*Instructions for the task*:
Give back exactly the lines from the one that includes "A forensic geneticist working a criminal" to the last line below, both included, and no further lines.

Stored data entries
================
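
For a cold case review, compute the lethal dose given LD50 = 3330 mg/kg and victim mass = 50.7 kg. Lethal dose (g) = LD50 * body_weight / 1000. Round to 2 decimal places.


Lethal dose calculation:
Lethal dose = LD50 * body_weight / 1000
= 3330 * 50.7 / 1000
= 168831 / 1000
= 168.83 g

168.83


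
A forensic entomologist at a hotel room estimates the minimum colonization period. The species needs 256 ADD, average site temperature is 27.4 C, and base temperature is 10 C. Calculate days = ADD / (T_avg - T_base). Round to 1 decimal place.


Insect development time:
Effective temperature = avg_temp - T_base = 27.4 - 10 = 17.4 C
Days = ADD / effective_temp = 256 / 17.4 = 14.7 days

14.7


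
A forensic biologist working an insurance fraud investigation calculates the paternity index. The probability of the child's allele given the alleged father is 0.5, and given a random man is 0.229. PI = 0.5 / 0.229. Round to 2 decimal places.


Paternity Index calculation:
PI = P(allele|father) / P(allele|random)
PI = 0.5 / 0.229
PI = 2.18

2.18


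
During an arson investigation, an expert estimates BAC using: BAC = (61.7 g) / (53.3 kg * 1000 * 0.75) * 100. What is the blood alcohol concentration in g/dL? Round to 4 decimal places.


Applying the Widmark formula:
BAC = (dose_g / (body_wt * 1000 * r)) * 100
Denominator = 53.3 * 1000 * 0.75 = 39975
BAC = (61.7 / 39975) * 100
BAC = 0.1543 g/dL

0.1543


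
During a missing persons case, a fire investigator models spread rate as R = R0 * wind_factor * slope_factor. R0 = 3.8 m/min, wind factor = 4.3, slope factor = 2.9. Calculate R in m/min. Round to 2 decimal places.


Fire spread rate calculation:
R = R0 * wind_factor * slope_factor
= 3.8 * 4.3 * 2.9
= 16.34 * 2.9
= 47.39 m/min

47.39


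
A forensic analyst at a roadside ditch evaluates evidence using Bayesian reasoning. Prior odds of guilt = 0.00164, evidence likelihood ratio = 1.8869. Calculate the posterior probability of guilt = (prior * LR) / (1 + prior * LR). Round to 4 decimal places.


Bayesian evidence evaluation:
Posterior odds = prior_odds * LR = 0.00164 * 1.8869 = 0.003094516
Posterior probability = posterior_odds / (1 + posterior_odds)
= 0.003094516 / (1 + 0.003094516)
= 0.003094516 / 1.003094516
= 0.0031

0.0031


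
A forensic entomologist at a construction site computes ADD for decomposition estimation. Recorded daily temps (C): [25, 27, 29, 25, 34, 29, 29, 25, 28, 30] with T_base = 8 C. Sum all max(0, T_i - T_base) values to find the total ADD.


Computing ADD day by day:
Day 1: max(0, 25 - 8) = 17
Day 2: max(0, 27 - 8) = 19
Day 3: max(0, 29 - 8) = 21
Day 4: max(0, 25 - 8) = 17
Day 5: max(0, 34 - 8) = 26
Day 6: max(0, 29 - 8) = 21
Day 7: max(0, 29 - 8) = 21
Day 8: max(0, 25 - 8) = 17
Day 9: max(0, 28 - 8) = 20
Day 10: max(0, 30 - 8) = 22
Total ADD = 201

201


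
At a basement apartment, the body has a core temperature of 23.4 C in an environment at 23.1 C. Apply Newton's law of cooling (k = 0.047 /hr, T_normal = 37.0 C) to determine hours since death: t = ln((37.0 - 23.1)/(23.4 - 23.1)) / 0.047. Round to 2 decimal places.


Using Newton's law of cooling:
t = ln((T_normal - T_ambient) / (T_body - T_ambient)) / k
T_normal - T_ambient = 13.9
T_body - T_ambient = 0.3
Ratio = 46.333333
ln(ratio) = 3.835862
t = 3.835862 / 0.047 = 81.61 hours

81.61


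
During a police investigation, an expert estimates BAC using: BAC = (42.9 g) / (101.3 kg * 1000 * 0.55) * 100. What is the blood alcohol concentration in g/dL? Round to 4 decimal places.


Applying the Widmark formula:
BAC = (dose_g / (body_wt * 1000 * r)) * 100
Denominator = 101.3 * 1000 * 0.55 = 55715
BAC = (42.9 / 55715) * 100
BAC = 0.0770 g/dL

0.0770


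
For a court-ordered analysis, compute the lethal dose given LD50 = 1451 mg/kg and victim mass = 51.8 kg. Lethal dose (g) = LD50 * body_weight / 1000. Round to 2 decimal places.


Lethal dose calculation:
Lethal dose = LD50 * body_weight / 1000
= 1451 * 51.8 / 1000
= 75161.8 / 1000
= 75.16 g

75.16


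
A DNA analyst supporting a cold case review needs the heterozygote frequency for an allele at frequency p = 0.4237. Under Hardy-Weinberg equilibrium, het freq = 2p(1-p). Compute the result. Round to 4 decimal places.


Hardy-Weinberg heterozygote frequency:
q = 1 - p = 1 - 0.4237 = 0.5763
2pq = 2 * 0.4237 * 0.5763 = 0.4884

0.4884


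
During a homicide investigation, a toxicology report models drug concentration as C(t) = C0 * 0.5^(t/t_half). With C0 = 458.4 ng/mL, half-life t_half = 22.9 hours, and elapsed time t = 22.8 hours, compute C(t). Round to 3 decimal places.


Drug concentration decay:
Number of half-lives = t / t_half = 22.8 / 22.9 = 0.995633
Decay factor = 0.5^0.995633 = 0.50151578
C(t) = 458.4 * 0.50151578 = 229.895 ng/mL

229.895


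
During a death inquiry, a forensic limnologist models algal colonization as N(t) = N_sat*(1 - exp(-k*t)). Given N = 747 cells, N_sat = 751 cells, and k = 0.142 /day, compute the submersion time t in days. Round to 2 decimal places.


PMSI from diatom colonization curve:
N / N_sat = 747 / 751 = 0.994674
1 - N/N_sat = 0.005326
ln(1 - N/N_sat) = -5.235155
t = -ln(1 - N/N_sat) / k = -(-5.235155) / 0.142 = 36.87 days

36.87


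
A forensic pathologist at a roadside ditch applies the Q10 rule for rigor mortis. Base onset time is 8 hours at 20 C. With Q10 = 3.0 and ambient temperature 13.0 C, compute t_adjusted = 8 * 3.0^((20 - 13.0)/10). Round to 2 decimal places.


Rigor mortis time adjustment:
Exponent = (T_ref - T_actual) / 10 = (20 - 13.0) / 10 = 0.7
Q10 factor = 3.0^0.7 = 2.15767
t_adjusted = 8 * 2.15767 = 17.26 hours

17.26


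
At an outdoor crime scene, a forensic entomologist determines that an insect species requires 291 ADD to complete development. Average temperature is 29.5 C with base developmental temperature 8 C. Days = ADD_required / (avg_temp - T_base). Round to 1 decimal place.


Insect development time:
Effective temperature = avg_temp - T_base = 29.5 - 8 = 21.5 C
Days = ADD / effective_temp = 291 / 21.5 = 13.5 days

13.5


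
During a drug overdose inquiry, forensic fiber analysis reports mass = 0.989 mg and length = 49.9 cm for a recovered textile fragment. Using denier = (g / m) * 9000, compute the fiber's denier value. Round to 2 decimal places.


Denier calculation:
Mass in grams = 0.989 mg / 1000 = 0.000989 g
Length in meters = 49.9 cm / 100 = 0.499 m
Linear density = mass / length = 0.000989 / 0.499 = 0.00198196 g/m
Denier = (g/m) * 9000 = 0.00198196 * 9000 = 17.84

17.84


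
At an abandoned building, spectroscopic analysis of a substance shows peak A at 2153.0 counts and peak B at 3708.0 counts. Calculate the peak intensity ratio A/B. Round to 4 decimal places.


Spectral peak ratio:
Peak A = 2153.0 counts
Peak B = 3708.0 counts
Ratio = 2153.0 / 3708.0 = 0.5806

0.5806


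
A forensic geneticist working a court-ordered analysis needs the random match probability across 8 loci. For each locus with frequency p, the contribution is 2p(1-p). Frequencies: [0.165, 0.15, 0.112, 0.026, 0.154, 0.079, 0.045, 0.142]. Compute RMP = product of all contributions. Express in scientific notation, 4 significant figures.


Computing RMP for 8 loci:
Locus 1: 2 * 0.165 * 0.835 = 0.27555
Locus 2: 2 * 0.15 * 0.85 = 0.255
Locus 3: 2 * 0.112 * 0.888 = 0.198912
Locus 4: 2 * 0.026 * 0.974 = 0.050648
Locus 5: 2 * 0.154 * 0.846 = 0.260568
Locus 6: 2 * 0.079 * 0.921 = 0.145518
Locus 7: 2 * 0.045 * 0.955 = 0.08595
Locus 8: 2 * 0.142 * 0.858 = 0.243672
RMP = 5.622e-07

5.622e-07


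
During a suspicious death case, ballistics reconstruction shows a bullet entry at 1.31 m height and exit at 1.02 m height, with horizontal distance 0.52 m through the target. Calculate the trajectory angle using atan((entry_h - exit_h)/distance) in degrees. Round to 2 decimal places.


Bullet trajectory angle:
Height difference = 1.31 - 1.02 = 0.29 m
angle = atan(0.29 / 0.52)
angle = atan(0.557692)
angle = 29.15 degrees

29.15


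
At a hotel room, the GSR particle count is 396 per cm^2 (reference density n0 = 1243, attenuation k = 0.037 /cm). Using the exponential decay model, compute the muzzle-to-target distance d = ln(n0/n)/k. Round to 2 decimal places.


GSR distance calculation:
n0/n = 1243 / 396 = 3.138889
ln(n0/n) = 1.143869
d = 1.143869 / 0.037 = 30.92 cm

30.92


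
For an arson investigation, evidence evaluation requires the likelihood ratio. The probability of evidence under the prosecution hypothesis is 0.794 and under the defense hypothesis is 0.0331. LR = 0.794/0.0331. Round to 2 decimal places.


Likelihood ratio calculation:
LR = P(E|Hp) / P(E|Hd)
LR = 0.794 / 0.0331
LR = 23.99

23.99


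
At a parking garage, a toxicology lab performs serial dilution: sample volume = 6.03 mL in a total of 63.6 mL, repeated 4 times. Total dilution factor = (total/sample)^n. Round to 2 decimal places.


Dilution factor calculation:
Single dilution = V_total / V_sample = 63.6 / 6.03 ≈ 10.547264
Number of dilutions = 4
Total DF = (63.6 / 6.03)^4 (full precision, rounded at the end) = 12375.40

12375.40


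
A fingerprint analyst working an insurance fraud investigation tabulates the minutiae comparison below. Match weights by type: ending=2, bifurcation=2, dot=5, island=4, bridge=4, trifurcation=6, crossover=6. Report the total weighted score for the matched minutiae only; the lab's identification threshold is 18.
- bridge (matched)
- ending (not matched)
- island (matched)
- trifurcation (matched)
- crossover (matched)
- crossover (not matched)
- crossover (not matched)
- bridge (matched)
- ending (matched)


Weighted minutiae match score:
  bridge: matched, +4 (running total 4)
  ending: not matched, +0
  island: matched, +4 (running total 8)
  trifurcation: matched, +6 (running total 14)
  crossover: matched, +6 (running total 20)
  crossover: not matched, +0
  crossover: not matched, +0
  bridge: matched, +4 (running total 24)
  ending: matched, +2 (running total 26)
Total score = 26
Threshold = 18; verdict = identification

26


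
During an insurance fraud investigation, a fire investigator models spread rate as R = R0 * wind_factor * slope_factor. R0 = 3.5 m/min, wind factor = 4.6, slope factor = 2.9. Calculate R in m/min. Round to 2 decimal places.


Fire spread rate calculation:
R = R0 * wind_factor * slope_factor
= 3.5 * 4.6 * 2.9
= 16.1 * 2.9
= 46.69 m/min

46.69


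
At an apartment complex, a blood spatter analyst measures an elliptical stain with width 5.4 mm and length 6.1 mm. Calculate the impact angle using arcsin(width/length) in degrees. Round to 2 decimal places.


Blood spatter impact angle calculation:
width / length = 5.4 / 6.1 = 0.885246
angle = arcsin(0.885246)
angle = 62.28 degrees

62.28


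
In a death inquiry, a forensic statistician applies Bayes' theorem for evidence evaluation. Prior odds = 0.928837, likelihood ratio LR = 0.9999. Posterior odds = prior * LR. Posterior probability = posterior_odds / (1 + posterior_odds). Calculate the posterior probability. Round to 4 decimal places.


Bayesian evidence evaluation:
Posterior odds = prior_odds * LR = 0.928837 * 0.9999 = 0.9287441
Posterior probability = posterior_odds / (1 + posterior_odds)
= 0.9287441 / (1 + 0.9287441)
= 0.9287441 / 1.9287441
= 0.4815

0.4815


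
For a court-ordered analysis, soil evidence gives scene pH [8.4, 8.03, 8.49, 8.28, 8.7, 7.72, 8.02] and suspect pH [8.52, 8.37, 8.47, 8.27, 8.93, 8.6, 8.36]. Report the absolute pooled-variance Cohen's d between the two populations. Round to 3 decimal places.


Pooled-variance Cohen's d for soil pH comparison:
Scene mean = 57.64 / 7 = 8.234286
Suspect mean = 59.52 / 7 = 8.502857
Scene sample variance s_s^2 = 0.110662
Suspect sample variance s_c^2 = 0.04759
Pooled variance = ((n_s-1)*s_s^2 + (n_c-1)*s_c^2) / (n_s + n_c - 2) = 0.079126
Pooled SD = sqrt(0.079126) = 0.281293
Mean difference = -0.268571
|d| = |-0.268571| / 0.281293 = 0.955

0.955


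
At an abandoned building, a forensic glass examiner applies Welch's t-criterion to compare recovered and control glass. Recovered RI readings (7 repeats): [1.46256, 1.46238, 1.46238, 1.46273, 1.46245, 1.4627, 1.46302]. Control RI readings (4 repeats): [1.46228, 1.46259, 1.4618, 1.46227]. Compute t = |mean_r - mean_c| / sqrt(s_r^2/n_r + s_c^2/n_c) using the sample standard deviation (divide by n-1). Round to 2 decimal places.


Welch's t-criterion for glass RI comparison:
Recovered mean = sum / n_r = 10.23822 / 7 = 1.4626029
Control mean = sum / n_c = 5.84894 / 4 = 1.462235
Recovered sample variance s_r^2 = 5.40238e-08
Control sample variance s_c^2 = 1.06167e-07
Welch SE (unpooled) = sqrt(s_r^2/n_r + s_c^2/n_c) = sqrt(7.71769e-09 + 2.65417e-08) = sqrt(3.42594e-08) = 0.000185093
|mean_r - mean_c| = 0.000367857
t = 0.000367857 / 0.000185093 = 1.99

1.99


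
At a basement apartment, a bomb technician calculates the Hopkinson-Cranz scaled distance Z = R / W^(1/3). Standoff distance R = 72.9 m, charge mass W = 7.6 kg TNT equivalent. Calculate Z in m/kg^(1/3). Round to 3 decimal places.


Scaled distance calculation:
W^(1/3) = 7.6^(1/3) = 1.966095
Z = R / W^(1/3) = 72.9 / 1.966095
Z = 37.079 m/kg^(1/3)

37.079


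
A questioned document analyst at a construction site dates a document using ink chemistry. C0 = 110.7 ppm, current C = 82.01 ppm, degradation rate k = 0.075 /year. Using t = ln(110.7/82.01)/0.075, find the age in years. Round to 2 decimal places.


Document age estimation:
C0/C = 110.7 / 82.01 = 1.349835
ln(C0/C) = 0.299982
t = 0.299982 / 0.075 = 4.00 years

4.00


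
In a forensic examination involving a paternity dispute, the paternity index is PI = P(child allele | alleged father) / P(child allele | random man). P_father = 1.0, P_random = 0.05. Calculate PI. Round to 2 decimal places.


Paternity Index calculation:
PI = P(allele|father) / P(allele|random)
PI = 1.0 / 0.05
PI = 20.00

20.00


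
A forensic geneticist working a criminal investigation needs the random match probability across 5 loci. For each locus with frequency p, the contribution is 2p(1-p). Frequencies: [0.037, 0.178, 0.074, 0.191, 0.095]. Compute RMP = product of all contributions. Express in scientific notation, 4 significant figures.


Computing RMP for 5 loci:
Locus 1: 2 * 0.037 * 0.963 = 0.071262
Locus 2: 2 * 0.178 * 0.822 = 0.292632
Locus 3: 2 * 0.074 * 0.926 = 0.137048
Locus 4: 2 * 0.191 * 0.809 = 0.309038
Locus 5: 2 * 0.095 * 0.905 = 0.17195
RMP = 1.519e-04

1.519e-04


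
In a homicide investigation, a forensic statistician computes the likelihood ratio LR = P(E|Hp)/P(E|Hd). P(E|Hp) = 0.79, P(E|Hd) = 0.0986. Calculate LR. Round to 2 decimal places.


Likelihood ratio calculation:
LR = P(E|Hp) / P(E|Hd)
LR = 0.79 / 0.0986
LR = 8.01

8.01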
================
*Reply*:
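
A forensic geneticist working a criminal investigation needs the random match probability across 5 loci. For each locus with frequency p, the contribution is 2p(1-p). Frequencies: [0.037, 0.178, 0.074, 0.191, 0.095]. Compute RMP = product of all contributions. Express in scientific notation, 4 significant figures.


Computing RMP for 5 loci:
Locus 1: 2 * 0.037 * 0.963 = 0.071262
Locus 2: 2 * 0.178 * 0.822 = 0.292632
Locus 3: 2 * 0.074 * 0.926 = 0.137048
Locus 4: 2 * 0.191 * 0.809 = 0.309038
Locus 5: 2 * 0.095 * 0.905 = 0.17195
RMP = 1.519e-04

1.519e-04


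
In a homicide investigation, a forensic statistician computes the likelihood ratio LR = P(E|Hp)/P(E|Hd). P(E|Hp) = 0.79, P(E|Hd) = 0.0986. Calculate LR. Round to 2 decimal places.


Likelihood ratio calculation:
LR = P(E|Hp) / P(E|Hd)
LR = 0.79 / 0.0986
LR = 8.01

8.01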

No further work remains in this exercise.